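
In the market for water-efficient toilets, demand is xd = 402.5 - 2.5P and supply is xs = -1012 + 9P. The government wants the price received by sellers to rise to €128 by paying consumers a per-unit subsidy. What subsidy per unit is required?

At a seller price of 128, quantity supplied is -1012 + 9·128 = 140.
Buyers absorb 140 only when they pay Pb with 402.5 − 2.5·Pb = 140, i.e. Pb = 105.
s = Ps − Pb = 128 − 105 = 23.

Required subsidy s = €23 per unit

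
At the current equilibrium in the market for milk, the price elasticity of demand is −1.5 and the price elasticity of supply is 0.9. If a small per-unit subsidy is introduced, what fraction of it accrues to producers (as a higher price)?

For a small subsidy around the equilibrium, the benefit split depends on the relative slopes, which at a point are proportional to the elasticities.
Buyer share = εs/(εs + |εd|) = 0.9/(0.9 + 1.5) = 0.375; seller share = |εd|/(εs + |εd|) = 0.625.
So producers capture 0.625 of the subsidy.

Producer share = 0.625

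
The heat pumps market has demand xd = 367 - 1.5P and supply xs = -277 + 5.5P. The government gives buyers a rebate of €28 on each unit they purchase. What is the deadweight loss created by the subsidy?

Pre-subsidy: 367 - 1.5P = -277 + 5.5P gives P* = 92, x* = 229.
With the rebate, buyers effectively pay Pb = Ps − 28, where Ps is the price sellers receive.
Demand in terms of Ps becomes xd = 367 − 1.5(Ps − 28) = 409 - 1.5Ps. Setting this equal to supply: 409 - 1.5Ps = -277 + 5.5Ps, so Ps = 98.
Buyers pay Pb = 98 − 28 = 70; x' = -277 + 5.5·98 = 262.
The subsidy expands output by 262 − 229 = 33 past the efficient level; on those units the gap between marginal cost and willingness to pay runs from 0 up to 28.
DWL = ½ × 28 × 33 = 462.

Deadweight loss = €462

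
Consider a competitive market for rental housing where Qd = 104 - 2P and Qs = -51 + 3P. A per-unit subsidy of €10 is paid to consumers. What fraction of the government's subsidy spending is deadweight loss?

DWL / government spending = 1/9

Pre-subsidy: 104 - 2P = -51 + 3P gives P* = 31, Q* = 42.
With the rebate, buyers effectively pay Pb = Ps − 10, where Ps is the price sellers receive.
Demand in terms of Ps becomes Qd = 104 − 2(Ps − 10) = 124 - 2Ps. Setting this equal to supply: 124 - 2Ps = -51 + 3Ps, so Ps = 35.
Buyers pay Pb = 35 − 10 = 25; Q' = -51 + 3·35 = 54.
ΔCS = ½(42 + 54)(31 − 25) = 288; ΔPS = ½(42 + 54)(35 − 31) = 192.
Government spending = 10 × 54 = 540.
DWL = ½ × 10 × (54 − 42) = 60; fraction = 60 / 540 = 1/9.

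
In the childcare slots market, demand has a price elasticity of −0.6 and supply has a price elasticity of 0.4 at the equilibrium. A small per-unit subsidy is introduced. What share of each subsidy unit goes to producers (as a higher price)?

Producer share = 0.6

For a small subsidy around the equilibrium, the benefit split depends on the relative slopes, which at a point are proportional to the elasticities.
Buyer share = εs/(εs + |εd|) = 0.4/(0.4 + 0.6) = 0.4; seller share = |εd|/(εs + |εd|) = 0.6.
So producers capture 0.6 of the subsidy.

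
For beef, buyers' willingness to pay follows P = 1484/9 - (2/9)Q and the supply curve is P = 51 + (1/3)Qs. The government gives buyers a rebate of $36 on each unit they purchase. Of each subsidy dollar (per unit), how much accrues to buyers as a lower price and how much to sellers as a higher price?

Buyers gain $14.4 per unit; sellers gain $21.6 per unit

Pre-subsidy: 1484/9 - (2/9)Q = 51 + (1/3)Q gives Q* = 205 and P* = 358/3.
With the rebate, buyers effectively pay Pb = Ps − 36, where Ps is the price sellers receive.
On the curves, Pb = 1484/9 - (2/9)Q and Ps = 51 + (1/3)Q; the wedge Ps − Pb = 36 gives 51 + (1/3)Q − (1484/9 - (2/9)Q) = 36, so Q' = 269.8.
Then Pb = 1484/9 − (2/9)·269.8 = 1574/15 and Ps = 51 + (1/3)·269.8 = 2114/15.
Buyers' price falls by P* − Pb = 358/3 − 1574/15 = 14.4; sellers' price rises by Ps − P* = 2114/15 − 358/3 = 21.6.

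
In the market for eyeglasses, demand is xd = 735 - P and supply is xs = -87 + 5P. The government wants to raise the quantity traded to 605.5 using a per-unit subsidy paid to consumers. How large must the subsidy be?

Required subsidy s = 9 per unit

At x = 605.5, invert demand for the buyer price: Pb = (735 − 605.5)/1 = 129.5; invert supply for the seller price: Ps = (605.5 − (-87))/5 = 138.5.
The subsidy must fill the gap: s = Ps − Pb = 138.5 − 129.5 = 9.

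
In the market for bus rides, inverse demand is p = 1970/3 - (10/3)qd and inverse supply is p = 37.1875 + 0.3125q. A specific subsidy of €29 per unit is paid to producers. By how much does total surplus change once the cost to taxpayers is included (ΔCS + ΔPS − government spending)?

Pre-subsidy: 1970/3 - (10/3)q = 37.1875 + 0.3125q gives q* = 5947/35 and p* = 632/7.
With the subsidy, sellers receive ps = pb + 29 for each unit, where pb is the price buyers pay.
On the curves, pb = 1970/3 - (10/3)q and ps = 37.1875 + 0.3125q; the wedge ps − pb = 29 gives 37.1875 + 0.3125q − (1970/3 - (10/3)q) = 29, so q' = 31127/175.
Then pb = 1970/3 − (10/3)·(31127/175) = 2232/35 and ps = 37.1875 + 0.3125·(31127/175) = 3247/35.
ΔCS = ½(5947/35 + 31127/175)(632/7 − 2232/35) = 28239968/6125; ΔPS = ½(5947/35 + 31127/175)(3247/35 − 632/7) = 2647497/6125.
Government spending = 29 × 31127/175 = 902683/175.
Net change = 28239968/6125 + 2647497/6125 − 902683/175 = -20184/175. The loss equals the DWL triangle ½·29·1392/175.

Net change in total surplus = -20184/175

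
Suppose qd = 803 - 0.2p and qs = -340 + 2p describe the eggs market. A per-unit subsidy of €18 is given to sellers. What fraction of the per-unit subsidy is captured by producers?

Pre-subsidy: 803 - 0.2p = -340 + 2p gives p* = 5715/11, q* = 7690/11.
With the subsidy, sellers receive ps = pb + 18 for each unit, where pb is the price buyers pay.
Supply in terms of pb becomes qs = -340 + 2(pb + 18) = -304 + 2pb. Setting this equal to demand: 803 - 0.2pb = -304 + 2pb, so pb = 5535/11.
Sellers receive ps = 5535/11 + 18 = 5733/11; q' = 803 − 0.2·(5535/11) = 7726/11.
Buyers' price falls by p* − pb = 5715/11 − 5535/11 = 180/11; sellers' price rises by ps − p* = 5733/11 − 5715/11 = 18/11.
So producers capture (18/11)/18 = 1/11 of each unit of subsidy.

Producer share = 1/11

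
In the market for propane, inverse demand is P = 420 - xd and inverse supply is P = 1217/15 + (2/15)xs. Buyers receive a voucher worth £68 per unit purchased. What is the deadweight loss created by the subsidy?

Deadweight loss = £2040

Pre-subsidy: 420 - x = 1217/15 + (2/15)x gives x* = 299 and P* = 121.
With the rebate, buyers effectively pay Pb = Ps − 68, where Ps is the price sellers receive.
On the curves, Pb = 420 - x and Ps = 1217/15 + (2/15)x; the wedge Ps − Pb = 68 gives 1217/15 + (2/15)x − (420 - x) = 68, so x' = 359.
Then Pb = 420 − 1·359 = 61 and Ps = 1217/15 + (2/15)·359 = 129.
The subsidy expands output by 359 − 299 = 60 past the efficient level; on those units the gap between marginal cost and willingness to pay runs from 0 up to 68.
DWL = ½ × 68 × 60 = 2040.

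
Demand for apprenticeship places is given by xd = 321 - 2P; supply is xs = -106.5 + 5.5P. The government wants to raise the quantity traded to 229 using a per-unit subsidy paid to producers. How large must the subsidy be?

Required subsidy s = 15 per unit

At x = 229, invert demand for the buyer price: Pb = (321 − 229)/2 = 46; invert supply for the seller price: Ps = (229 − (-106.5))/5.5 = 61.
The subsidy must fill the gap: s = Ps − Pb = 61 − 46 = 15.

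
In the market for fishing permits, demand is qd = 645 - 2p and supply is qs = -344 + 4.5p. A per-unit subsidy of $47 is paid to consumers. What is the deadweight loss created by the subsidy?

Pre-subsidy: 645 - 2p = -344 + 4.5p gives p* = 1978/13, q* = 4429/13.
With the rebate, buyers effectively pay pb = ps − 47, where ps is the price sellers receive.
Demand in terms of ps becomes qd = 645 − 2(ps − 47) = 739 - 2ps. Setting this equal to supply: 739 - 2ps = -344 + 4.5ps, so ps = 2166/13.
Buyers pay pb = 2166/13 − 47 = 1555/13; q' = -344 + 4.5·(2166/13) = 5275/13.
The subsidy expands output by 5275/13 − 4429/13 = 846/13 past the efficient level; on those units the gap between marginal cost and willingness to pay runs from 0 up to 47.
DWL = ½ × 47 × 846/13 = 19881/13.

Deadweight loss = 19881/13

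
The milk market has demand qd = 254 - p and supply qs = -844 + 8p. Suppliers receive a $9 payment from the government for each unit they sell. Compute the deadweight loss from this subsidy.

Deadweight loss = $36

Pre-subsidy: 254 - p = -844 + 8p gives p* = 122, q* = 132.
With the subsidy, sellers receive ps = pb + 9 for each unit, where pb is the price buyers pay.
Supply in terms of pb becomes qs = -844 + 8(pb + 9) = -772 + 8pb. Setting this equal to demand: 254 - pb = -772 + 8pb, so pb = 114.
Sellers receive ps = 114 + 9 = 123; q' = 254 − 1·114 = 140.
The subsidy expands output by 140 − 132 = 8 past the efficient level; on those units the gap between marginal cost and willingness to pay runs from 0 up to 9.
DWL = ½ × 9 × 8 = 36.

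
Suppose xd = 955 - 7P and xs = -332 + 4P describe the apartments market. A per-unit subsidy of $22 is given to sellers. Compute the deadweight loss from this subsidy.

Deadweight loss = $616

Pre-subsidy: 955 - 7P = -332 + 4P gives P* = 117, x* = 136.
With the subsidy, sellers receive Ps = Pb + 22 for each unit, where Pb is the price buyers pay.
Supply in terms of Pb becomes xs = -332 + 4(Pb + 22) = -244 + 4Pb. Setting this equal to demand: 955 - 7Pb = -244 + 4Pb, so Pb = 109.
Sellers receive Ps = 109 + 22 = 131; x' = 955 − 7·109 = 192.
The subsidy expands output by 192 − 136 = 56 past the efficient level; on those units the gap between marginal cost and willingness to pay runs from 0 up to 22.
DWL = ½ × 22 × 56 = 616.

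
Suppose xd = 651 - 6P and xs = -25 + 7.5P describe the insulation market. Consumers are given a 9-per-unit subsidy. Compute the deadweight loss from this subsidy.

Deadweight loss = 135

Pre-subsidy: 651 - 6P = -25 + 7.5P gives P* = 1352/27, x* = 3155/9.
With the rebate, buyers effectively pay Pb = Ps − 9, where Ps is the price sellers receive.
Demand in terms of Ps becomes xd = 651 − 6(Ps − 9) = 705 - 6Ps. Setting this equal to supply: 705 - 6Ps = -25 + 7.5Ps, so Ps = 1460/27.
Buyers pay Pb = 1460/27 − 9 = 1217/27; x' = -25 + 7.5·(1460/27) = 3425/9.
The subsidy expands output by 3425/9 − 3155/9 = 30 past the efficient level; on those units the gap between marginal cost and willingness to pay runs from 0 up to 9.
DWL = ½ × 9 × 30 = 135.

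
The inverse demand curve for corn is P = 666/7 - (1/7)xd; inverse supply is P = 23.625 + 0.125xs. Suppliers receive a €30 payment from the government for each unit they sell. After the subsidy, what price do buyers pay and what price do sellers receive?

Buyers pay €41; sellers receive €71

Pre-subsidy: 666/7 - (1/7)x = 23.625 + 0.125x gives x* = 267 and P* = 57.
With the subsidy, sellers receive Ps = Pb + 30 for each unit, where Pb is the price buyers pay.
On the curves, Pb = 666/7 - (1/7)x and Ps = 23.625 + 0.125x; the wedge Ps − Pb = 30 gives 23.625 + 0.125x − (666/7 - (1/7)x) = 30, so x' = 379.
Then Pb = 666/7 − (1/7)·379 = 41 and Ps = 23.625 + 0.125·379 = 71.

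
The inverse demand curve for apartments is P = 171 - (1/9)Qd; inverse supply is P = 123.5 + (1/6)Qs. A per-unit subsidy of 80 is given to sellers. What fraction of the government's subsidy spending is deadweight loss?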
|---|
Exercise details: Starting at the line that contains "The inverse demand curve for corn", write out every line through the last one in the data above, exactly as it stands.

Answer to this task:
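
The inverse demand curve for corn is P = 666/7 - (1/7)xd; inverse supply is P = 23.625 + 0.125xs. Suppliers receive a €30 payment from the government for each unit they sell. After the subsidy, what price do buyers pay and what price do sellers receive?

Buyers pay €41; sellers receive €71

Pre-subsidy: 666/7 - (1/7)x = 23.625 + 0.125x gives x* = 267 and P* = 57.
With the subsidy, sellers receive Ps = Pb + 30 for each unit, where Pb is the price buyers pay.
On the curves, Pb = 666/7 - (1/7)x and Ps = 23.625 + 0.125x; the wedge Ps − Pb = 30 gives 23.625 + 0.125x − (666/7 - (1/7)x) = 30, so x' = 379.
Then Pb = 666/7 − (1/7)·379 = 41 and Ps = 23.625 + 0.125·379 = 71.

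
The inverse demand curve for apartments is P = 171 - (1/9)Qd; inverse supply is P = 123.5 + (1/6)Qs. A per-unit subsidy of 80 is given to sellers. What fraction of the government's subsidy spending is deadweight loss?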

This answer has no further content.